Exercise data Start Marker

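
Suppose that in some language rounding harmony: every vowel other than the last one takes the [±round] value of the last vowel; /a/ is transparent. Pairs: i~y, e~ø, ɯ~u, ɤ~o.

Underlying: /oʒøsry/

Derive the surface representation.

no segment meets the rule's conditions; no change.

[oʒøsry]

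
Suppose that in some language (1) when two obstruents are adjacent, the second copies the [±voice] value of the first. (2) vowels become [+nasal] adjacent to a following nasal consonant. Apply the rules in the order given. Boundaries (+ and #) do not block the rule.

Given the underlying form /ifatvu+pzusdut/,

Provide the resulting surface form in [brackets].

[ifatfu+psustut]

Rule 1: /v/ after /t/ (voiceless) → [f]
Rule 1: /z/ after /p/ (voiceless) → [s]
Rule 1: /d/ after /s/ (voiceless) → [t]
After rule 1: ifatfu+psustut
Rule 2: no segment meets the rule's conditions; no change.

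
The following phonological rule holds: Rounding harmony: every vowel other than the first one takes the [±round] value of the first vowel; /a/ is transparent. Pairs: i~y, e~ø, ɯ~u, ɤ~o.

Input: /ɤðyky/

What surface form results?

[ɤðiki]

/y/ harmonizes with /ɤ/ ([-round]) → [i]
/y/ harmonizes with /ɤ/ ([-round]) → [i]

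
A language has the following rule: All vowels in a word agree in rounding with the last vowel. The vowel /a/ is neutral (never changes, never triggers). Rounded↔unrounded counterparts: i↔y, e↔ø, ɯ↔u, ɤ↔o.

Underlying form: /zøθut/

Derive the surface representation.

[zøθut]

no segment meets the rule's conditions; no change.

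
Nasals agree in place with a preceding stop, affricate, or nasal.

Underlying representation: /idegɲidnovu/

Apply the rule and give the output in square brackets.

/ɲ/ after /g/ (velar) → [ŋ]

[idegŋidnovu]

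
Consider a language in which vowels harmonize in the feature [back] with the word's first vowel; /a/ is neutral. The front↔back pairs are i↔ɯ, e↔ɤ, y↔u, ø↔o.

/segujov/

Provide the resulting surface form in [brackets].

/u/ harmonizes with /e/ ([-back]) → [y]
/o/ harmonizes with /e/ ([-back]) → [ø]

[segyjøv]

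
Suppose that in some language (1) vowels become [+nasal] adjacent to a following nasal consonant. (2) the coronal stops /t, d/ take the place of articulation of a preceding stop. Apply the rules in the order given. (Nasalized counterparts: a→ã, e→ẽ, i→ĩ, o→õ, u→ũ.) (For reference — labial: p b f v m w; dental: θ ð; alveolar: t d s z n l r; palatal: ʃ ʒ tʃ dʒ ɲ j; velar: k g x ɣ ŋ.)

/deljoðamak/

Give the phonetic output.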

Exercise data End Marker

▶ **Your instructions**: Lines that include the word "become" are to be extracted from the data above.

▶ **Result**:
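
Suppose that in some language (1) when two obstruents are adjacent, the second copies the [±voice] value of the first. (2) vowels become [+nasal] adjacent to a following nasal consonant. Apply the rules in the order given. Boundaries (+ and #) do not block the rule.
Suppose that in some language (1) vowels become [+nasal] adjacent to a following nasal consonant. (2) the coronal stops /t, d/ take the place of articulation of a preceding stop. Apply the rules in the order given. (Nasalized counterparts: a→ã, e→ẽ, i→ĩ, o→õ, u→ũ.) (For reference — labial: p b f v m w; dental: θ ð; alveolar: t d s z n l r; palatal: ʃ ʒ tʃ dʒ ɲ j; velar: k g x ɣ ŋ.)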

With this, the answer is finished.